- The data -

Content starts

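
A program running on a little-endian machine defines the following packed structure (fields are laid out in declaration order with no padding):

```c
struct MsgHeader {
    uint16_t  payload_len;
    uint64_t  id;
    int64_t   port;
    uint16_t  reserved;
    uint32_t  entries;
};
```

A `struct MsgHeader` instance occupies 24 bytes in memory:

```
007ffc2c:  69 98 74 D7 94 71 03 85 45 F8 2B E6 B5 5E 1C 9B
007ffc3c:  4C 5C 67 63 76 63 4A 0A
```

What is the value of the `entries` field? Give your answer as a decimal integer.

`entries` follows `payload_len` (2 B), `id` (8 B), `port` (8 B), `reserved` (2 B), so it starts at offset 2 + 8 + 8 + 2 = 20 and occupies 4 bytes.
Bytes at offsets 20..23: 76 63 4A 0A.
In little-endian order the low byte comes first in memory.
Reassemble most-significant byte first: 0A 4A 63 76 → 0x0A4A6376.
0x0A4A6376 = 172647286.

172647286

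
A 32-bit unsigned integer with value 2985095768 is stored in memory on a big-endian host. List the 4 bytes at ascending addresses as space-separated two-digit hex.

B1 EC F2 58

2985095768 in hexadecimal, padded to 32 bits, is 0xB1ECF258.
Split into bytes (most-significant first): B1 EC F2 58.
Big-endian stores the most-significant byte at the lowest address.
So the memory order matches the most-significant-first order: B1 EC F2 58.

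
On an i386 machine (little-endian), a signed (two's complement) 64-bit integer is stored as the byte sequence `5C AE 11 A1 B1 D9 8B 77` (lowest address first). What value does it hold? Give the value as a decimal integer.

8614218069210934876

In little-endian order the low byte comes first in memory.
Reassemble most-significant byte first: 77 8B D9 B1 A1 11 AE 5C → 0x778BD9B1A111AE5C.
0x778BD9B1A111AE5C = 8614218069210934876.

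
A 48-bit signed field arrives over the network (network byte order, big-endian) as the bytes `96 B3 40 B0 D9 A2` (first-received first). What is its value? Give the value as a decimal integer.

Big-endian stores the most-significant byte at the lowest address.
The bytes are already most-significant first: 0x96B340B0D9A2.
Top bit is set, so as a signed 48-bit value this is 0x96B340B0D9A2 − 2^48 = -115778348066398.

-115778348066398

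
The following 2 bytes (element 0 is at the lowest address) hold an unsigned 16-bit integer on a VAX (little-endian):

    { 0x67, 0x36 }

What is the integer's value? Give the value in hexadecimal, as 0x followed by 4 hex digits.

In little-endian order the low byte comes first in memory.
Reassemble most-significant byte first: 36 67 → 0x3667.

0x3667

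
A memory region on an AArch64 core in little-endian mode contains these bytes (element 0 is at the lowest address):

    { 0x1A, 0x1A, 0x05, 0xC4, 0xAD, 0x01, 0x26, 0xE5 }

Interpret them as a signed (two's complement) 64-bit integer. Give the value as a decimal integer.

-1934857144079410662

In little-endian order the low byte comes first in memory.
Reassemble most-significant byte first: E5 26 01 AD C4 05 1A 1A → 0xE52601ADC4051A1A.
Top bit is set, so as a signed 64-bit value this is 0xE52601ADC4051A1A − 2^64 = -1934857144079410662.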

Content ends
Content starts

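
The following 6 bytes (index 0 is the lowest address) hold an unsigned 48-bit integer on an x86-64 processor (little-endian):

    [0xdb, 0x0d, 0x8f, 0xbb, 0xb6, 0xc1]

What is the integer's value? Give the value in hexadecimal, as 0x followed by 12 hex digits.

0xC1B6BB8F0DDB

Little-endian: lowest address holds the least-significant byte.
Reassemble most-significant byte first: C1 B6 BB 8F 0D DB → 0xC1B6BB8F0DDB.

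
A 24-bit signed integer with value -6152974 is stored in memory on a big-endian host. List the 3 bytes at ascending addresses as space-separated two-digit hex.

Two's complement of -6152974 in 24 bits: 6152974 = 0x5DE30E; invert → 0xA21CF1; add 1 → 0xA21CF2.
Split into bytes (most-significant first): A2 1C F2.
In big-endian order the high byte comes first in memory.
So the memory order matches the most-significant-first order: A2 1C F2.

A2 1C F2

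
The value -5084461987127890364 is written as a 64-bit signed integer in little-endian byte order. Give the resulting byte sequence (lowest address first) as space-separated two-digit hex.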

Content ends

- Exercise brief -
Across all the records, find the lines containing the word "following" and reproduce each one.

- Problem solution -
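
A program running on a little-endian machine defines the following packed structure (fields are laid out in declaration order with no padding):
The following 2 bytes (element 0 is at the lowest address) hold an unsigned 16-bit integer on a VAX (little-endian):
The following 6 bytes (index 0 is the lowest address) hold an unsigned 48-bit integer on an x86-64 processor (little-endian):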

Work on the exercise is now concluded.